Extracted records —
───
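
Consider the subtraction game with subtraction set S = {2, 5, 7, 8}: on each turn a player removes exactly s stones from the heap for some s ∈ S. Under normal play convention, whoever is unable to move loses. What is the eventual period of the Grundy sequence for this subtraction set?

23

G(0) = 0
G(1) = mex{} = 0
G(2) = mex{0} = 1
G(3) = mex{0} = 1
G(4) = mex{1} = 0
G(5) = mex{1,0} = 2
G(6) = mex{0,0} = 1
G(7) = mex{2,1,0} = 3
G(8) = mex{1,1,0,0} = 2
G(9) = mex{3,0,1,0} = 2
G(10) = mex{2,2,1,1} = 0
G(11) = mex{2,1,0,1} = 3
G(12) = mex{0,3,2,0} = 1
G(13) = mex{3,2,1,2} = 0
G(14) = mex{1,2,3,1} = 0
G(15) = mex{0,0,2,3} = 1
G(16) = mex{0,3,2,2} = 1
G(17) = mex{1,1,0,2} = 3
G(18) = mex{1,0,3,0} = 2
G(19) = mex{3,0,1,3} = 2
G(20) = mex{2,1,0,1} = 3
G(21) = mex{2,1,0,0} = 3
G(22) = mex{3,3,1,0} = 2
G(23) = mex{3,2,1,1} = 0
G(24) = mex{2,2,3,1} = 0
G(25) = mex{0,3,2,3} = 1
G(26) = mex{0,3,2,2} = 1
G(27) = mex{1,2,3,2} = 0
G(28) = mex{1,0,3,3} = 2
G(29) = mex{0,0,2,3} = 1
G(30) = mex{2,1,0,2} = 3
G(31) = mex{1,1,0,0} = 2
G(32) = mex{3,0,1,0} = 2
G(33) = mex{2,2,1,1} = 0
G(34) = mex{2,1,0,1} = 3
G(35) = mex{0,3,2,0} = 1
G(36) = mex{3,2,1,2} = 0
G(37) = mex{1,2,3,1} = 0
G(38) = mex{0,0,2,3} = 1
G(39) = mex{0,3,2,2} = 1
G(40) = mex{1,1,0,2} = 3
G(41) = mex{1,0,3,0} = 2
G(42) = mex{3,0,1,3} = 2
G(43) = mex{2,1,0,1} = 3
G(44) = mex{2,1,0,0} = 3
G(45) = mex{3,3,1,0} = 2
G(46) = mex{3,2,1,1} = 0
G(47) = mex{2,2,3,1} = 0
G(n+23) = G(n) holds for n = 0,…,7 (a full window of length max(S) = 8), so the sequence is purely periodic with period 23.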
───
Problem requirements —
Retype the data precisely.

Exercise answer —
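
Consider the subtraction game with subtraction set S = {2, 5, 7, 8}: on each turn a player removes exactly s stones from the heap for some s ∈ S. Under normal play convention, whoever is unable to move loses. What is the eventual period of the Grundy sequence for this subtraction set?

23

G(0) = 0
G(1) = mex{} = 0
G(2) = mex{0} = 1
G(3) = mex{0} = 1
G(4) = mex{1} = 0
G(5) = mex{1,0} = 2
G(6) = mex{0,0} = 1
G(7) = mex{2,1,0} = 3
G(8) = mex{1,1,0,0} = 2
G(9) = mex{3,0,1,0} = 2
G(10) = mex{2,2,1,1} = 0
G(11) = mex{2,1,0,1} = 3
G(12) = mex{0,3,2,0} = 1
G(13) = mex{3,2,1,2} = 0
G(14) = mex{1,2,3,1} = 0
G(15) = mex{0,0,2,3} = 1
G(16) = mex{0,3,2,2} = 1
G(17) = mex{1,1,0,2} = 3
G(18) = mex{1,0,3,0} = 2
G(19) = mex{3,0,1,3} = 2
G(20) = mex{2,1,0,1} = 3
G(21) = mex{2,1,0,0} = 3
G(22) = mex{3,3,1,0} = 2
G(23) = mex{3,2,1,1} = 0
G(24) = mex{2,2,3,1} = 0
G(25) = mex{0,3,2,3} = 1
G(26) = mex{0,3,2,2} = 1
G(27) = mex{1,2,3,2} = 0
G(28) = mex{1,0,3,3} = 2
G(29) = mex{0,0,2,3} = 1
G(30) = mex{2,1,0,2} = 3
G(31) = mex{1,1,0,0} = 2
G(32) = mex{3,0,1,0} = 2
G(33) = mex{2,2,1,1} = 0
G(34) = mex{2,1,0,1} = 3
G(35) = mex{0,3,2,0} = 1
G(36) = mex{3,2,1,2} = 0
G(37) = mex{1,2,3,1} = 0
G(38) = mex{0,0,2,3} = 1
G(39) = mex{0,3,2,2} = 1
G(40) = mex{1,1,0,2} = 3
G(41) = mex{1,0,3,0} = 2
G(42) = mex{3,0,1,3} = 2
G(43) = mex{2,1,0,1} = 3
G(44) = mex{2,1,0,0} = 3
G(45) = mex{3,3,1,0} = 2
G(46) = mex{3,2,1,1} = 0
G(47) = mex{2,2,3,1} = 0
G(n+23) = G(n) holds for n = 0,…,7 (a full window of length max(S) = 8), so the sequence is purely periodic with period 23.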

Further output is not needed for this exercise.